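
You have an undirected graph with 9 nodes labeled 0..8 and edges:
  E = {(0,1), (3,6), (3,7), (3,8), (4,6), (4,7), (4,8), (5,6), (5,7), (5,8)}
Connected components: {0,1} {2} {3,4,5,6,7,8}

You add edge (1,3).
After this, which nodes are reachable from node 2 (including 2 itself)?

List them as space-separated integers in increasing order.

Answer: 2

Derivation:
Before: nodes reachable from 2: {2}
Adding (1,3): merges two components, but neither contains 2. Reachability from 2 unchanged.
After: nodes reachable from 2: {2}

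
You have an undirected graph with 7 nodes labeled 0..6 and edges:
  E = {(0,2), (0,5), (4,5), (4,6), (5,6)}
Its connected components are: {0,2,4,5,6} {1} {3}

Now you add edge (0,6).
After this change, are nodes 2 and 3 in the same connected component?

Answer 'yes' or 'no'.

Initial components: {0,2,4,5,6} {1} {3}
Adding edge (0,6): both already in same component {0,2,4,5,6}. No change.
New components: {0,2,4,5,6} {1} {3}
Are 2 and 3 in the same component? no

Answer: no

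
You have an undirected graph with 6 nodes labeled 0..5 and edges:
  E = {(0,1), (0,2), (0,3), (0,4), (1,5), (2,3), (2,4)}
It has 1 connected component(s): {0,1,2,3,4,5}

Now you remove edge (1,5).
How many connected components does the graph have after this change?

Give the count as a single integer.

Initial component count: 1
Remove (1,5): it was a bridge. Count increases: 1 -> 2.
  After removal, components: {0,1,2,3,4} {5}
New component count: 2

Answer: 2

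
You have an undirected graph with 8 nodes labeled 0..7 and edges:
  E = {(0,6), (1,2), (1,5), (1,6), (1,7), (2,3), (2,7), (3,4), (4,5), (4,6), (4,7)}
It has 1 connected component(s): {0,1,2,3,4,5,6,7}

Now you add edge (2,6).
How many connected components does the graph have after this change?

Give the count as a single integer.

Initial component count: 1
Add (2,6): endpoints already in same component. Count unchanged: 1.
New component count: 1

Answer: 1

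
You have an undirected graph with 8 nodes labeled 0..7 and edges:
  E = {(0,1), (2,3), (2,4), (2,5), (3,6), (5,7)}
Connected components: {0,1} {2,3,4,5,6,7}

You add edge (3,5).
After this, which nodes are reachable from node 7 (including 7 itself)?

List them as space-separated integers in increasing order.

Before: nodes reachable from 7: {2,3,4,5,6,7}
Adding (3,5): both endpoints already in same component. Reachability from 7 unchanged.
After: nodes reachable from 7: {2,3,4,5,6,7}

Answer: 2 3 4 5 6 7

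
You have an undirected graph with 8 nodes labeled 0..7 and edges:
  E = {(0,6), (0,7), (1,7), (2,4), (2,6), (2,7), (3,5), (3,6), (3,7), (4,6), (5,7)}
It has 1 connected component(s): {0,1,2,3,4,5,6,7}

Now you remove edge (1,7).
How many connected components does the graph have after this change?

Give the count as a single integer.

Answer: 2

Derivation:
Initial component count: 1
Remove (1,7): it was a bridge. Count increases: 1 -> 2.
  After removal, components: {0,2,3,4,5,6,7} {1}
New component count: 2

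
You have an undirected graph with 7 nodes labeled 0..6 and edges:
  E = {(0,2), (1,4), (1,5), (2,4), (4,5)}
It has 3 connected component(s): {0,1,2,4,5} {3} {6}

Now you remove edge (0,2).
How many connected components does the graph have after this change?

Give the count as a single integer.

Answer: 4

Derivation:
Initial component count: 3
Remove (0,2): it was a bridge. Count increases: 3 -> 4.
  After removal, components: {0} {1,2,4,5} {3} {6}
New component count: 4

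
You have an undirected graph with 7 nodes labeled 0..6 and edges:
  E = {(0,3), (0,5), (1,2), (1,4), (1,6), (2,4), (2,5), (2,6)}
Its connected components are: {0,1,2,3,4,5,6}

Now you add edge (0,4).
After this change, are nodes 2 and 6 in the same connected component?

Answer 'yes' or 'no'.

Answer: yes

Derivation:
Initial components: {0,1,2,3,4,5,6}
Adding edge (0,4): both already in same component {0,1,2,3,4,5,6}. No change.
New components: {0,1,2,3,4,5,6}
Are 2 and 6 in the same component? yes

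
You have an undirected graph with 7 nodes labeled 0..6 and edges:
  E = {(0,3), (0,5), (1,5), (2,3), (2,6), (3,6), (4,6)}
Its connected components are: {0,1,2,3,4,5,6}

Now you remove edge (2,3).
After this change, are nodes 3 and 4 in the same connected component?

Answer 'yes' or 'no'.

Initial components: {0,1,2,3,4,5,6}
Removing edge (2,3): not a bridge — component count unchanged at 1.
New components: {0,1,2,3,4,5,6}
Are 3 and 4 in the same component? yes

Answer: yes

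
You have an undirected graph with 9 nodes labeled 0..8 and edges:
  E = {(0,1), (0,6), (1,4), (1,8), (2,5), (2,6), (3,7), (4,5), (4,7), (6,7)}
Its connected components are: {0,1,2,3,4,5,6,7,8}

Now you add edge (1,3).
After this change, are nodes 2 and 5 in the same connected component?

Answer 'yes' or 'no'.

Initial components: {0,1,2,3,4,5,6,7,8}
Adding edge (1,3): both already in same component {0,1,2,3,4,5,6,7,8}. No change.
New components: {0,1,2,3,4,5,6,7,8}
Are 2 and 5 in the same component? yes

Answer: yes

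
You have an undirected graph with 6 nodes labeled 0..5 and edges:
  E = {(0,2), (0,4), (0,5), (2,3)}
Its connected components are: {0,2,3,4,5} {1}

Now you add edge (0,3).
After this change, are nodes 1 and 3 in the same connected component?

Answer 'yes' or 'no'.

Answer: no

Derivation:
Initial components: {0,2,3,4,5} {1}
Adding edge (0,3): both already in same component {0,2,3,4,5}. No change.
New components: {0,2,3,4,5} {1}
Are 1 and 3 in the same component? no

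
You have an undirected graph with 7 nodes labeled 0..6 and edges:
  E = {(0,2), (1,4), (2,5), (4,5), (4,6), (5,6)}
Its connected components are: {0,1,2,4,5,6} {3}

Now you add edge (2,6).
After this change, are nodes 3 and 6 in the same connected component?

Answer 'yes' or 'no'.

Answer: no

Derivation:
Initial components: {0,1,2,4,5,6} {3}
Adding edge (2,6): both already in same component {0,1,2,4,5,6}. No change.
New components: {0,1,2,4,5,6} {3}
Are 3 and 6 in the same component? no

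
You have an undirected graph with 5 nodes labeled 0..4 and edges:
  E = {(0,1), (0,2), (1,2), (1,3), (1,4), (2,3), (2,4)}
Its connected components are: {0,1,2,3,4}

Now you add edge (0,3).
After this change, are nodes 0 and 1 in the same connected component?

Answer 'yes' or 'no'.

Answer: yes

Derivation:
Initial components: {0,1,2,3,4}
Adding edge (0,3): both already in same component {0,1,2,3,4}. No change.
New components: {0,1,2,3,4}
Are 0 and 1 in the same component? yes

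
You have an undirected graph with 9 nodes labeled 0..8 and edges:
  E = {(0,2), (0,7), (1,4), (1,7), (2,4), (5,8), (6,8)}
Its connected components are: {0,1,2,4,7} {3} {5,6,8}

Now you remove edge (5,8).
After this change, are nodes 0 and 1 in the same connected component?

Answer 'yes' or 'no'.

Initial components: {0,1,2,4,7} {3} {5,6,8}
Removing edge (5,8): it was a bridge — component count 3 -> 4.
New components: {0,1,2,4,7} {3} {5} {6,8}
Are 0 and 1 in the same component? yes

Answer: yes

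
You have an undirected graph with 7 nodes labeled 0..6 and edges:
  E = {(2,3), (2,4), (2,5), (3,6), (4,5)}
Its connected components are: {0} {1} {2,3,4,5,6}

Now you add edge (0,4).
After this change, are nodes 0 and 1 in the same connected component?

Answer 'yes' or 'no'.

Initial components: {0} {1} {2,3,4,5,6}
Adding edge (0,4): merges {0} and {2,3,4,5,6}.
New components: {0,2,3,4,5,6} {1}
Are 0 and 1 in the same component? no

Answer: no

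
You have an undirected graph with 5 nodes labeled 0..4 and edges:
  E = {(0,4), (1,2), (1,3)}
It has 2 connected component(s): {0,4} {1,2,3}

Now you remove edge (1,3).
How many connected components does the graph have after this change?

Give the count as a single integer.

Initial component count: 2
Remove (1,3): it was a bridge. Count increases: 2 -> 3.
  After removal, components: {0,4} {1,2} {3}
New component count: 3

Answer: 3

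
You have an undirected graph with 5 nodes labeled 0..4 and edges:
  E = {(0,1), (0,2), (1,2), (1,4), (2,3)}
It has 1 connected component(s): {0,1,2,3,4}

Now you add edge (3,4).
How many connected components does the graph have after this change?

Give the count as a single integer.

Answer: 1

Derivation:
Initial component count: 1
Add (3,4): endpoints already in same component. Count unchanged: 1.
New component count: 1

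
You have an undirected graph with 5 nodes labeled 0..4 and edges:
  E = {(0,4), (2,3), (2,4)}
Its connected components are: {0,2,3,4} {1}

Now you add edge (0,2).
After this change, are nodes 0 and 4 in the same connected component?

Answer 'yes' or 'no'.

Initial components: {0,2,3,4} {1}
Adding edge (0,2): both already in same component {0,2,3,4}. No change.
New components: {0,2,3,4} {1}
Are 0 and 4 in the same component? yes

Answer: yes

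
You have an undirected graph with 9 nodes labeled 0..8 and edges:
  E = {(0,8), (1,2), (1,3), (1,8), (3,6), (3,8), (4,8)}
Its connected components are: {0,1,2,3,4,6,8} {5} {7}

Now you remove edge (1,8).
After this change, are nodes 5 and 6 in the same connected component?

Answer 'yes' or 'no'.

Answer: no

Derivation:
Initial components: {0,1,2,3,4,6,8} {5} {7}
Removing edge (1,8): not a bridge — component count unchanged at 3.
New components: {0,1,2,3,4,6,8} {5} {7}
Are 5 and 6 in the same component? no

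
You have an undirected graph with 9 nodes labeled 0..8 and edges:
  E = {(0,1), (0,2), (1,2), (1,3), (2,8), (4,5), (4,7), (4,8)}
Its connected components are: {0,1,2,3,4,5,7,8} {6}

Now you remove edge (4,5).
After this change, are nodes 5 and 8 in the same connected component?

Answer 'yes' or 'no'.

Initial components: {0,1,2,3,4,5,7,8} {6}
Removing edge (4,5): it was a bridge — component count 2 -> 3.
New components: {0,1,2,3,4,7,8} {5} {6}
Are 5 and 8 in the same component? no

Answer: no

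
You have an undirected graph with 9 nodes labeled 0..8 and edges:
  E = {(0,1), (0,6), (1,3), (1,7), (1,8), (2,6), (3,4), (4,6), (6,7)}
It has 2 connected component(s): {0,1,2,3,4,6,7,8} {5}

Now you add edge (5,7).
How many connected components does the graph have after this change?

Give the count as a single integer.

Answer: 1

Derivation:
Initial component count: 2
Add (5,7): merges two components. Count decreases: 2 -> 1.
New component count: 1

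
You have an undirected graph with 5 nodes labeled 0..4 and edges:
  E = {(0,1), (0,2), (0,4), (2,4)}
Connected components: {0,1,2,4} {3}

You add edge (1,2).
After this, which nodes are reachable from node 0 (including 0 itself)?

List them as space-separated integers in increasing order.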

== == ==

=== Instructions to follow ===
If a line in the entries holds the string "including", copy it.

=== Answer for this exercise ===
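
After this, which nodes are reachable from node 2 (including 2 itself)?
After this, which nodes are reachable from node 7 (including 7 itself)?
After this, which nodes are reachable from node 0 (including 0 itself)?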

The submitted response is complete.